__TASK STATEMENT__: For the records that follow, please set down exactly the lines between the one holding "Below is a complete" and the one holding "Plaintext: 0xE7. Encrypt for 4 rounds.", inclusive, and only those.

__GIVEN RECORDS__:
-------------------------
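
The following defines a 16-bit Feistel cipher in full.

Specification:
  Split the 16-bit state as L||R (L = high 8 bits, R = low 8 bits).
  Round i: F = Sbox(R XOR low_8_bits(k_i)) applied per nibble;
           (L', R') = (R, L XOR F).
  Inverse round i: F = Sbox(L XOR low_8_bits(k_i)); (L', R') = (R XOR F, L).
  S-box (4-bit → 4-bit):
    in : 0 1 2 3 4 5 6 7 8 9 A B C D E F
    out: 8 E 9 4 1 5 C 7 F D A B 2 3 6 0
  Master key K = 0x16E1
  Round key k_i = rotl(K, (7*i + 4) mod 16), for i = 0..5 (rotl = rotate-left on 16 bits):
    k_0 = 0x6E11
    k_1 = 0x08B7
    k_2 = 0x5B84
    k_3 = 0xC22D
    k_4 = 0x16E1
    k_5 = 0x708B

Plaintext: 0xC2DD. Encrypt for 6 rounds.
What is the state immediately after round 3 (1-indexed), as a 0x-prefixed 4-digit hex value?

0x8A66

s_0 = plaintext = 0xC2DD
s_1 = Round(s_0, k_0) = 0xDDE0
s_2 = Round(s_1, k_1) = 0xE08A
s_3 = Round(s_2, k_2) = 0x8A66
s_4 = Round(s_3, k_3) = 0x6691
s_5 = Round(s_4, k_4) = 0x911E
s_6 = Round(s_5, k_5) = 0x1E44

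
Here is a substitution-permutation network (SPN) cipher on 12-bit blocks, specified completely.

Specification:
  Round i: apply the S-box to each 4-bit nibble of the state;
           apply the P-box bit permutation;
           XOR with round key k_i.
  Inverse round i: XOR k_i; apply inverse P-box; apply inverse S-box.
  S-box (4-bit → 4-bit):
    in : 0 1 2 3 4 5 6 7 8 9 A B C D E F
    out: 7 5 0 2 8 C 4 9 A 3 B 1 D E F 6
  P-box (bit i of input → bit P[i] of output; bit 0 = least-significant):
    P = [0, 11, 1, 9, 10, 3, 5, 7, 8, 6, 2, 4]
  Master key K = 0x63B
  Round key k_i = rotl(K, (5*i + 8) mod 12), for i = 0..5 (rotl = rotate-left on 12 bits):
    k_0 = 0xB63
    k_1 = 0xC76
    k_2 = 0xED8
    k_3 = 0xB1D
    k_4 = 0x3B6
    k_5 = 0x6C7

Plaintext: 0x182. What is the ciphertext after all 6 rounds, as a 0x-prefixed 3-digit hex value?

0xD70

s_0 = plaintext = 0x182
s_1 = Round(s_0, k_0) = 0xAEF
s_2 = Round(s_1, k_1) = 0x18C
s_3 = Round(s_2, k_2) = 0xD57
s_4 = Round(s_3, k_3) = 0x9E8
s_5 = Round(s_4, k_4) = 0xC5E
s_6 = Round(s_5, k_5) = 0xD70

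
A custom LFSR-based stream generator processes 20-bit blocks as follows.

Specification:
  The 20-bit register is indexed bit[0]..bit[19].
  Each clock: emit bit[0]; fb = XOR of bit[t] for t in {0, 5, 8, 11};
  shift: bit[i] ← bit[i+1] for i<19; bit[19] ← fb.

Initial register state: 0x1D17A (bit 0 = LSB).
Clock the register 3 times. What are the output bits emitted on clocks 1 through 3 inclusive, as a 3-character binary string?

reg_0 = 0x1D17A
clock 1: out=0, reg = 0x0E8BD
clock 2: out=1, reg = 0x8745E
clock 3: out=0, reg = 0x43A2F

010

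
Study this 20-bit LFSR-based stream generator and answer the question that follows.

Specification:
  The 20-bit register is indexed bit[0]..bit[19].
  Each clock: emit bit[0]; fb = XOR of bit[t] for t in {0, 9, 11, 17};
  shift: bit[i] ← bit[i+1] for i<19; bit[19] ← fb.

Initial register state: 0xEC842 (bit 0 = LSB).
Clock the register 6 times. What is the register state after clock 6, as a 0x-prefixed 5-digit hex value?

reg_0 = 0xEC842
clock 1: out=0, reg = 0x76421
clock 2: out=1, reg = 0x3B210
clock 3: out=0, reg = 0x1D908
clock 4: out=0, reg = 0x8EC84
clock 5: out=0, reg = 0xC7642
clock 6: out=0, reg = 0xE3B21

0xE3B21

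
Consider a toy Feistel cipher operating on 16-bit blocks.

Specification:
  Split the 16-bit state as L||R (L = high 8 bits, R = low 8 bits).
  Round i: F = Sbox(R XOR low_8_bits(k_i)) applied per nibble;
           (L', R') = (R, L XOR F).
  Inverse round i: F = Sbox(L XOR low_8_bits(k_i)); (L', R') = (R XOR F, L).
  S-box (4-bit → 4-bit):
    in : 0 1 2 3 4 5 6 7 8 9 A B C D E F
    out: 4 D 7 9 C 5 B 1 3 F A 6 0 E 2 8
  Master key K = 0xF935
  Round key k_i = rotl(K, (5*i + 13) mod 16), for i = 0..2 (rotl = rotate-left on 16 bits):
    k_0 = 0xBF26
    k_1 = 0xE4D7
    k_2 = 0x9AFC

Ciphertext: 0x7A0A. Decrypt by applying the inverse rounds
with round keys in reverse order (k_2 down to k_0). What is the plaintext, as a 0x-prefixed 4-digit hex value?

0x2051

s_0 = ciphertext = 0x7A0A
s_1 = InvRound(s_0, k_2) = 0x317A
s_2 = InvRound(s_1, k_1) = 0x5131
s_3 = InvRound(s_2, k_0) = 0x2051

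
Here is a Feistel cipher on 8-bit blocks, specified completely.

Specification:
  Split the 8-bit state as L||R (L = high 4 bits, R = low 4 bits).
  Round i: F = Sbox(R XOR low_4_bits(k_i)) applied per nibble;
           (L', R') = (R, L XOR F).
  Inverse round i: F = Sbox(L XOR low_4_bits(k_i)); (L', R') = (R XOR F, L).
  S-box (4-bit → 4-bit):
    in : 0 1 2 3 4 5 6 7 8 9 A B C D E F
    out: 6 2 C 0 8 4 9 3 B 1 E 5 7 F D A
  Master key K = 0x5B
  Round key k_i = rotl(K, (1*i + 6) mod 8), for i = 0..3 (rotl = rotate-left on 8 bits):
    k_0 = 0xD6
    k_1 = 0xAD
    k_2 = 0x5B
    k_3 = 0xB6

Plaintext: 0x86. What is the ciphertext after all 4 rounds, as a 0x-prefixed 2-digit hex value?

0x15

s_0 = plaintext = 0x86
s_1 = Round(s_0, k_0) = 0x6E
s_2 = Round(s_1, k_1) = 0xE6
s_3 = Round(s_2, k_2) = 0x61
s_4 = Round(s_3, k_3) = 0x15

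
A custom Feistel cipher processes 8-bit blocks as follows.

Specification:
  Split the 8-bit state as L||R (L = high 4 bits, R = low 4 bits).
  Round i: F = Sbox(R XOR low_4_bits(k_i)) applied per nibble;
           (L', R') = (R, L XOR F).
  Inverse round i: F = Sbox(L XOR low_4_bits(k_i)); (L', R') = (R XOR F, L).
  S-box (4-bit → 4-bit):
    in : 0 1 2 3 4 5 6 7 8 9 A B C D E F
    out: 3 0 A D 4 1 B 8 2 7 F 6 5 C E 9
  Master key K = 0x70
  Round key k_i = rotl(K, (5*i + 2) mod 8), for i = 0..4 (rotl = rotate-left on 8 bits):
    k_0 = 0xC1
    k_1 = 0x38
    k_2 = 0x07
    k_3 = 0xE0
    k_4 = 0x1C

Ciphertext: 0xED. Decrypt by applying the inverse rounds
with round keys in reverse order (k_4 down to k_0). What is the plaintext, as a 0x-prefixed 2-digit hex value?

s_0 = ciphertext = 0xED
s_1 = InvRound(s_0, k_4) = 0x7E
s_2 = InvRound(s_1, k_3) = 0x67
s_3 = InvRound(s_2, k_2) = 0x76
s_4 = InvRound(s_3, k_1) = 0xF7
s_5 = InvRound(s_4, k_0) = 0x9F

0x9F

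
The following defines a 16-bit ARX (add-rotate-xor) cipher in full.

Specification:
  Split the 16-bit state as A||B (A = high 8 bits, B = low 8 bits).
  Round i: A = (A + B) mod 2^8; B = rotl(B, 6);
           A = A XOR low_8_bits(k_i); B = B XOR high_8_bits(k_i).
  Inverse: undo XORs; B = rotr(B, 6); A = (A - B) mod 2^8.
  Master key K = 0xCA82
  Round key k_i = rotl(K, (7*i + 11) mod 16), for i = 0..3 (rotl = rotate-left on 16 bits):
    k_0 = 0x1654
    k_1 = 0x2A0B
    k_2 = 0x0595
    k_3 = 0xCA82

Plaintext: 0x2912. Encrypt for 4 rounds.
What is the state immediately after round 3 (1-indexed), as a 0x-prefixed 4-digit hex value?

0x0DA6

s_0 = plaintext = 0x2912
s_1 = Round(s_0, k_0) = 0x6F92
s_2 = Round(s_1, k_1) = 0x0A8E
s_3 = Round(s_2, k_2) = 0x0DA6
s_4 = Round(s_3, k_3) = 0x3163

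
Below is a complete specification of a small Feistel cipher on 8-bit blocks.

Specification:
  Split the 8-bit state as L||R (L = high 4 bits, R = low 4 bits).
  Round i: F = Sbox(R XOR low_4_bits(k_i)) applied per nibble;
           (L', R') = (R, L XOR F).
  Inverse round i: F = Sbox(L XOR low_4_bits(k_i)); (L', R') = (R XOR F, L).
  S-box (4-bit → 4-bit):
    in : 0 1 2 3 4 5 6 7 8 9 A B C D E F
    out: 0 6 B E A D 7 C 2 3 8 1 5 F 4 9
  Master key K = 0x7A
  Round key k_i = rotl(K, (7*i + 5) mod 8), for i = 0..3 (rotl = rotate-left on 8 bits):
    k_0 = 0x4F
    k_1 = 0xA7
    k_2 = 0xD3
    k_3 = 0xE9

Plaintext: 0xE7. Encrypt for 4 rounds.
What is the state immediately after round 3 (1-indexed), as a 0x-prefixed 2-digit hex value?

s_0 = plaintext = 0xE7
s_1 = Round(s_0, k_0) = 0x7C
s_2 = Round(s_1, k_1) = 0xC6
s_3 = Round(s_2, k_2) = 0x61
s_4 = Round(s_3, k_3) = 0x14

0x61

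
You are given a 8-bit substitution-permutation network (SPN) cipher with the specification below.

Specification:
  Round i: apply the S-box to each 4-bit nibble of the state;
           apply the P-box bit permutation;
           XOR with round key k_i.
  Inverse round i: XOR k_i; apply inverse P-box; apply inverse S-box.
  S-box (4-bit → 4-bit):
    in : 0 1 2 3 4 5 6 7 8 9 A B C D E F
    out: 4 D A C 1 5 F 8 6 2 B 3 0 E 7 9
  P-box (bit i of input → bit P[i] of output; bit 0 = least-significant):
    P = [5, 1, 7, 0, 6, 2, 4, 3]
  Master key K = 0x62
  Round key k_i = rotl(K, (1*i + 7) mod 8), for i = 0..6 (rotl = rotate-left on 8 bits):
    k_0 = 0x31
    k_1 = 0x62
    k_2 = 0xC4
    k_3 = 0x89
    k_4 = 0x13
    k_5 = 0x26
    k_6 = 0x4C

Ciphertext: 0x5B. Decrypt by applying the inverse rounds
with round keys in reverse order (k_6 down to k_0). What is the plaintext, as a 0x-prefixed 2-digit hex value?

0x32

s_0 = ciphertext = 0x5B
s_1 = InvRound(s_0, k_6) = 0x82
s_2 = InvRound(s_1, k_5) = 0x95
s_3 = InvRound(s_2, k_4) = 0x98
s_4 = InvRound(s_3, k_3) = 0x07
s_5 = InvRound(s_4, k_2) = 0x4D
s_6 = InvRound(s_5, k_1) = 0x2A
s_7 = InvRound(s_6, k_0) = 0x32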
-------------------------
__TASK SOLUTION__:
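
Below is a complete specification of a small Feistel cipher on 8-bit blocks.

Specification:
  Split the 8-bit state as L||R (L = high 4 bits, R = low 4 bits).
  Round i: F = Sbox(R XOR low_4_bits(k_i)) applied per nibble;
           (L', R') = (R, L XOR F).
  Inverse round i: F = Sbox(L XOR low_4_bits(k_i)); (L', R') = (R XOR F, L).
  S-box (4-bit → 4-bit):
    in : 0 1 2 3 4 5 6 7 8 9 A B C D E F
    out: 0 6 B E A D 7 C 2 3 8 1 5 F 4 9
  Master key K = 0x7A
  Round key k_i = rotl(K, (7*i + 5) mod 8), for i = 0..3 (rotl = rotate-left on 8 bits):
    k_0 = 0x4F
    k_1 = 0xA7
    k_2 = 0xD3
    k_3 = 0xE9

Plaintext: 0xE7. Encrypt for 4 rounds.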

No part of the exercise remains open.